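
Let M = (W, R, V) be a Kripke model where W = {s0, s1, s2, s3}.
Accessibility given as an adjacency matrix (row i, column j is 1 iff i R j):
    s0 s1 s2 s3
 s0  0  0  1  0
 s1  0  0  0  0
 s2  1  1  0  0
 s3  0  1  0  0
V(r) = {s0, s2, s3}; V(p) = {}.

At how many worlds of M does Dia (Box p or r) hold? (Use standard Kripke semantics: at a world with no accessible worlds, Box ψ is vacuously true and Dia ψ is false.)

Let φ = Dia (Box p or r). Evaluate φ at each world:
  s0 (successors {s2}): φ is true.
  s1 (successors ∅): φ is false.
  s2 (successors {s0, s1}): φ is true.
  s3 (successors {s1}): φ is true.
For instance, at s2:
  At s2: Dia (Box p or r) requires Box p or r at some successor in {s0, s1}.
    Box p or r holds at s0, so Dia (Box p or r) is true at s2.
      At s0: Box p is false, r is true, so Box p or r is true.
Satisfying worlds: {s0, s2, s3}

3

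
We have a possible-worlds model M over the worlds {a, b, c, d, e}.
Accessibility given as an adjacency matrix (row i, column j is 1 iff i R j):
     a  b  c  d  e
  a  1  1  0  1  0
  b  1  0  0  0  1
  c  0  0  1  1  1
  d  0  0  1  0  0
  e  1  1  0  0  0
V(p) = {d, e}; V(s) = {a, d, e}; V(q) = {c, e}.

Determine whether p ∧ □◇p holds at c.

Recall that □ψ holds at a world iff ψ holds at every accessible world, and ◇ψ holds iff ψ holds at some accessible world.
At c: p is false, □◇p is false, so p ∧ □◇p is false.
  At c: □◇p requires ◇p at every successor {c, d, e}.
    ◇p fails at d, so □◇p is false at c.
      At d: ◇p requires p at some successor in {c}.
        At c: p is false.
      So ◇p is false at d.

No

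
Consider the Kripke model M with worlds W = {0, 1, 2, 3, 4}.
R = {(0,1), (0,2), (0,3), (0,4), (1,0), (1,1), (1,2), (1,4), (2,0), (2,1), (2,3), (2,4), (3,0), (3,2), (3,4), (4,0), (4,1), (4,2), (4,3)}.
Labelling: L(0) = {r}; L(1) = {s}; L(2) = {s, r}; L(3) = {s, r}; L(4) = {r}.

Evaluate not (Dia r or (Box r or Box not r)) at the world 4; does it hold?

No

At 4: Dia r or (Box r or Box not r) is true, so not (Dia r or (Box r or Box not r)) is false.
  At 4: Dia r is true, Box r or Box not r is false, so Dia r or (Box r or Box not r) is true.
    At 4: Dia r requires r at some successor in {0, 1, 2, 3}.
      r holds at 0, so Dia r is true at 4.
    At 4: Box r is false, Box not r is false, so Box r or Box not r is false.
      At 4: Box r requires r at every successor {0, 1, 2, 3}.
        r fails at 1, so Box r is false at 4.
      At 4: Box not r requires not r at every successor {0, 1, 2, 3}.
        not r fails at 0, so Box not r is false at 4.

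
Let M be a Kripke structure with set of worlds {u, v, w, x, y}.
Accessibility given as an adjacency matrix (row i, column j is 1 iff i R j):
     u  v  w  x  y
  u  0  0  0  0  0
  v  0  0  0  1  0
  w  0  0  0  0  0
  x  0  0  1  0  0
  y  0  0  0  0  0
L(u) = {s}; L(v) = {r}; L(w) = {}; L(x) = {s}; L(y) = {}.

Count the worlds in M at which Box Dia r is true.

Let φ = Box Dia r. Evaluate φ at each world:
  u (successors ∅): φ is true.
  v (successors {x}): φ is false.
  w (successors ∅): φ is true.
  x (successors {w}): φ is false.
  y (successors ∅): φ is true.
For instance, at v:
  At v: Box Dia r requires Dia r at every successor {x}.
    Dia r fails at x, so Box Dia r is false at v.
      At x: Dia r requires r at some successor in {w}.
        At w: r is false.
      So Dia r is false at x.
Satisfying worlds: {u, w, y}

3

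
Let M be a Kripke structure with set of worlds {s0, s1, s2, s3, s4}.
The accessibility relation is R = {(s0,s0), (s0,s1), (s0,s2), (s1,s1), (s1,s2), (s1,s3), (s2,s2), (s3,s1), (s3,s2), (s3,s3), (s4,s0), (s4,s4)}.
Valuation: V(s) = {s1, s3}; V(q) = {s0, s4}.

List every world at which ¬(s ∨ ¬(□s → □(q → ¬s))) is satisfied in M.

s0, s2, s4

Let φ = ¬(s ∨ ¬(□s → □(q → ¬s))). Evaluate φ at each world:
  s0 (successors {s0, s1, s2}): φ is true.
  s1 (successors {s1, s2, s3}): φ is false.
  s2 (successors {s2}): φ is true.
  s3 (successors {s1, s2, s3}): φ is false.
  s4 (successors {s0, s4}): φ is true.
For instance, at s4:
  At s4: s ∨ ¬(□s → □(q → ¬s)) is false, so ¬(s ∨ ¬(□s → □(q → ¬s))) is true.
    At s4: s is false, ¬(□s → □(q → ¬s)) is false, so s ∨ ¬(□s → □(q → ¬s)) is false.
      At s4: □s → □(q → ¬s) is true, so ¬(□s → □(q → ¬s)) is false.
Satisfying worlds: {s0, s2, s4}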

#### [What to do]
When a line in the listing has the string "model" in it, return that line.

#### [Task answer]
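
Let M = (W, R, V) be a Kripke model where W = {s0, s1, s2, s3}.
We have a possible-worlds model M over the worlds {a, b, c, d, e}.
Consider the Kripke model M with worlds W = {0, 1, 2, 3, 4}.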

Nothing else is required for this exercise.